[Records for this exercise — start]

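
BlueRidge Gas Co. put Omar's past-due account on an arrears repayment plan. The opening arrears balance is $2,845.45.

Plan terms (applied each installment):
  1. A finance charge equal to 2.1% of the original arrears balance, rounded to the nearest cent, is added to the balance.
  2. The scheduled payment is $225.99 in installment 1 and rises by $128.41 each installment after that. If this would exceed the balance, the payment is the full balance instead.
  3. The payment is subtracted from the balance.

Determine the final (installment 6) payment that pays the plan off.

$789.90

# | Opening | Interest | Payment | End bal
1 | $2,845.45 | $59.75 | $225.99 | $2,679.21
2 | $2,679.21 | $59.75 | $354.40 | $2,384.56
3 | $2,384.56 | $59.75 | $482.81 | $1,961.50
4 | $1,961.50 | $59.75 | $611.22 | $1,410.03
5 | $1,410.03 | $59.75 | $739.63 | $730.15
6 | $730.15 | $59.75 | $789.90 | $0.00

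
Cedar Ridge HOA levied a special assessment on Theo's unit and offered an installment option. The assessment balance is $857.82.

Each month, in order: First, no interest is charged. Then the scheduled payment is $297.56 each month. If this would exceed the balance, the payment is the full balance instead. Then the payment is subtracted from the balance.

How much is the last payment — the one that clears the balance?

$262.70

Month 1: $857.82 − $297.56 → $560.26
Month 2: $560.26 − $297.56 → $262.70
Month 3: $262.70 − $262.70 → $0.00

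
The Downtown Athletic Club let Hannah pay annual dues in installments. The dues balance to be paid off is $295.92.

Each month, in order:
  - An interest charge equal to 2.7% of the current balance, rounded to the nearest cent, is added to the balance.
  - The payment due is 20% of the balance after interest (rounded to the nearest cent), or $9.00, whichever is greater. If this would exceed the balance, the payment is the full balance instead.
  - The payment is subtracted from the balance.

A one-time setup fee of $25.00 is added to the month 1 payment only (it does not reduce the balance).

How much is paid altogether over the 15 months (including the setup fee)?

$362.83

Month 1: $295.92 +$7.99 interest = $303.91; pay $60.78 (+ $25.00 fee) → $243.13
Month 2: $243.13 +$6.56 interest = $249.69; pay $49.94 → $199.75
Month 3: $199.75 +$5.39 interest = $205.14; pay $41.03 → $164.11
Month 4: $164.11 +$4.43 interest = $168.54; pay $33.71 → $134.83
Month 5: $134.83 +$3.64 interest = $138.47; pay $27.69 → $110.78
Month 6: $110.78 +$2.99 interest = $113.77; pay $22.75 → $91.02
Month 7: $91.02 +$2.46 interest = $93.48; pay $18.70 → $74.78
Month 8: $74.78 +$2.02 interest = $76.80; pay $15.36 → $61.44
Month 9: $61.44 +$1.66 interest = $63.10; pay $12.62 → $50.48
Month 10: $50.48 +$1.36 interest = $51.84; pay $10.37 → $41.47
Month 11: $41.47 +$1.12 interest = $42.59; pay $9.00 → $33.59
Month 12: $33.59 +$0.91 interest = $34.50; pay $9.00 → $25.50
Month 13: $25.50 +$0.69 interest = $26.19; pay $9.00 → $17.19
Month 14: $17.19 +$0.46 interest = $17.65; pay $9.00 → $8.65
Month 15: $8.65 +$0.23 interest = $8.88; pay $8.88 → $0.00
Total paid: $362.83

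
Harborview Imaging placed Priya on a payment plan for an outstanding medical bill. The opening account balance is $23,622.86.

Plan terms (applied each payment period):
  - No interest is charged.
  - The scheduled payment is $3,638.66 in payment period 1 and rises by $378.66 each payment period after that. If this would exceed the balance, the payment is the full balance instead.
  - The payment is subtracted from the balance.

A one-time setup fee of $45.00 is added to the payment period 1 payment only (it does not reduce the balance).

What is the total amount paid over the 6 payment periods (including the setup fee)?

Payment period 1: opening $23,622.86; payment $3,638.66 (+ $45.00 fee); balance $19,984.20
Payment period 2: opening $19,984.20; payment $4,017.32; balance $15,966.88
Payment period 3: opening $15,966.88; payment $4,395.98; balance $11,570.90
Payment period 4: opening $11,570.90; payment $4,774.64; balance $6,796.26
Payment period 5: opening $6,796.26; payment $5,153.30; balance $1,642.96
Payment period 6: opening $1,642.96; payment $1,642.96; balance $0.00
Total paid: $23,667.86

$23,667.86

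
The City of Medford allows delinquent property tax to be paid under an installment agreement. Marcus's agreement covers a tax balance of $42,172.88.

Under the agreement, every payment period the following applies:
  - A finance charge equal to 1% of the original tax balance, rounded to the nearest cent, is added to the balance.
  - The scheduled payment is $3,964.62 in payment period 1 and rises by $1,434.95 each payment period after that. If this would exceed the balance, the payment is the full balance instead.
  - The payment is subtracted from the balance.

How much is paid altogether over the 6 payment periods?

$44,703.26

Payment period 1: $42,172.88 +$421.73 interest = $42,594.61; pay $3,964.62 → $38,629.99
Payment period 2: $38,629.99 +$421.73 interest = $39,051.72; pay $5,399.57 → $33,652.15
Payment period 3: $33,652.15 +$421.73 interest = $34,073.88; pay $6,834.52 → $27,239.36
Payment period 4: $27,239.36 +$421.73 interest = $27,661.09; pay $8,269.47 → $19,391.62
Payment period 5: $19,391.62 +$421.73 interest = $19,813.35; pay $9,704.42 → $10,108.93
Payment period 6: $10,108.93 +$421.73 interest = $10,530.66; pay $10,530.66 → $0.00
Total paid: $44,703.26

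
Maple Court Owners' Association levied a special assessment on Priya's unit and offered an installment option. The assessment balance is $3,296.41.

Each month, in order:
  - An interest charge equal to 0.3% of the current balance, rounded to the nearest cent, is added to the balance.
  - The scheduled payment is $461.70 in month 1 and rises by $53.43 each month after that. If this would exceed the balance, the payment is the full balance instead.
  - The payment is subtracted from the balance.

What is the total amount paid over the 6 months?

Month 1: $3,296.41 +$9.89 interest = $3,306.30; pay $461.70 → $2,844.60
Month 2: $2,844.60 +$8.53 interest = $2,853.13; pay $515.13 → $2,338.00
Month 3: $2,338.00 +$7.01 interest = $2,345.01; pay $568.56 → $1,776.45
Month 4: $1,776.45 +$5.33 interest = $1,781.78; pay $621.99 → $1,159.79
Month 5: $1,159.79 +$3.48 interest = $1,163.27; pay $675.42 → $487.85
Month 6: $487.85 +$1.46 interest = $489.31; pay $489.31 → $0.00
Total paid: $3,332.11

$3,332.11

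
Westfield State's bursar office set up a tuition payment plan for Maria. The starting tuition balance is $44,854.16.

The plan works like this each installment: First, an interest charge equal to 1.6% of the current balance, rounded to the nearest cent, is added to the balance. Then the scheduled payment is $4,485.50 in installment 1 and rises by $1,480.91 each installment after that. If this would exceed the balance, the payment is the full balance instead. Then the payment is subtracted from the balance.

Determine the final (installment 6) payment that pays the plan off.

Installment 1: $44,854.16 +$717.67 interest = $45,571.83; pay $4,485.50 → $41,086.33
Installment 2: $41,086.33 +$657.38 interest = $41,743.71; pay $5,966.41 → $35,777.30
Installment 3: $35,777.30 +$572.44 interest = $36,349.74; pay $7,447.32 → $28,902.42
Installment 4: $28,902.42 +$462.44 interest = $29,364.86; pay $8,928.23 → $20,436.63
Installment 5: $20,436.63 +$326.99 interest = $20,763.62; pay $10,409.14 → $10,354.48
Installment 6: $10,354.48 +$165.67 interest = $10,520.15; pay $10,520.15 → $0.00

$10,520.15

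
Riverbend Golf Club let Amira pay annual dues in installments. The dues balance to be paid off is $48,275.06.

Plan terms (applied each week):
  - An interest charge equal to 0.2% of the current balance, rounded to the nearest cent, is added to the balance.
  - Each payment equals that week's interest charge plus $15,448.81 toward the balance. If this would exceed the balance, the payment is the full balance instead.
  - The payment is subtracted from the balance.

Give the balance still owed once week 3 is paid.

$1,928.63

Week 1: $48,275.06 +$96.55 interest = $48,371.61; pay $15,545.36 → $32,826.25
Week 2: $32,826.25 +$65.65 interest = $32,891.90; pay $15,514.46 → $17,377.44
Week 3: $17,377.44 +$34.75 interest = $17,412.19; pay $15,483.56 → $1,928.63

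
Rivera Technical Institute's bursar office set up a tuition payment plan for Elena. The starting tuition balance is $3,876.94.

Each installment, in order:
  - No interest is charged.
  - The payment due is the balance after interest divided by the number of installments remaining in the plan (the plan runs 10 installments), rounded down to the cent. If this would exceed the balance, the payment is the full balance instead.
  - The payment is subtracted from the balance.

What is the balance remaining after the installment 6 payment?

$1,550.80

Installment 1: opening $3,876.94; payment $387.69; balance $3,489.25
Installment 2: opening $3,489.25; payment $387.69; balance $3,101.56
Installment 3: opening $3,101.56; payment $387.69; balance $2,713.87
Installment 4: opening $2,713.87; payment $387.69; balance $2,326.18
Installment 5: opening $2,326.18; payment $387.69; balance $1,938.49
Installment 6: opening $1,938.49; payment $387.69; balance $1,550.80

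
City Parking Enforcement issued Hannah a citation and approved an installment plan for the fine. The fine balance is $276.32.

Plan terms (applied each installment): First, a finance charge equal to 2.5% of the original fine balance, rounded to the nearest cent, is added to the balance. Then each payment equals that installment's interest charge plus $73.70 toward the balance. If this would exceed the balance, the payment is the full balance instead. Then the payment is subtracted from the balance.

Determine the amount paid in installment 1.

$80.61

Installment 1: $276.32 +$6.91 interest = $283.23; pay $80.61 → $202.62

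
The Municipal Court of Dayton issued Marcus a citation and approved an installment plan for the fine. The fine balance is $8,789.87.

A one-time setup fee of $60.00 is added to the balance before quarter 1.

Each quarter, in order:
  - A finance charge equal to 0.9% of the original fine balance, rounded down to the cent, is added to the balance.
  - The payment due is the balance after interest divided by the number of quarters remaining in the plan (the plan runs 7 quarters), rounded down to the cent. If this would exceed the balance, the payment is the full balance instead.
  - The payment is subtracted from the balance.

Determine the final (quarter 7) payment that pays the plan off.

# | Opening | Interest | Payment | End bal
1 | $8,849.87 | $79.10 | $1,275.56 | $7,653.41
2 | $7,653.41 | $79.10 | $1,288.75 | $6,443.76
3 | $6,443.76 | $79.10 | $1,304.57 | $5,218.29
4 | $5,218.29 | $79.10 | $1,324.34 | $3,973.05
5 | $3,973.05 | $79.10 | $1,350.71 | $2,701.44
6 | $2,701.44 | $79.10 | $1,390.27 | $1,390.27
7 | $1,390.27 | $79.10 | $1,469.37 | $0.00

$1,469.37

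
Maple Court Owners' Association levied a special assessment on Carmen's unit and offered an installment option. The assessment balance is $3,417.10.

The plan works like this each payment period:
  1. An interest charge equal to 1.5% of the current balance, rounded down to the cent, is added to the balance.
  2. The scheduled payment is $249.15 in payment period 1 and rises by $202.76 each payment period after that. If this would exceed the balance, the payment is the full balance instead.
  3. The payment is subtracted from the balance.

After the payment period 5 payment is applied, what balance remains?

$339.23

Payment period 1: opening $3,417.10; interest $51.25 → $3,468.35; payment $249.15; balance $3,219.20
Payment period 2: opening $3,219.20; interest $48.28 → $3,267.48; payment $451.91; balance $2,815.57
Payment period 3: opening $2,815.57; interest $42.23 → $2,857.80; payment $654.67; balance $2,203.13
Payment period 4: opening $2,203.13; interest $33.04 → $2,236.17; payment $857.43; balance $1,378.74
Payment period 5: opening $1,378.74; interest $20.68 → $1,399.42; payment $1,060.19; balance $339.23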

[Records for this exercise — finish]

• Exercise details: In the entries above, find lines with "special" and copy each.

• Solution for this task:
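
Cedar Ridge HOA levied a special assessment on Theo's unit and offered an installment option. The assessment balance is $857.82.
Maple Court Owners' Association levied a special assessment on Priya's unit and offered an installment option. The assessment balance is $3,296.41.
Maple Court Owners' Association levied a special assessment on Carmen's unit and offered an installment option. The assessment balance is $3,417.10.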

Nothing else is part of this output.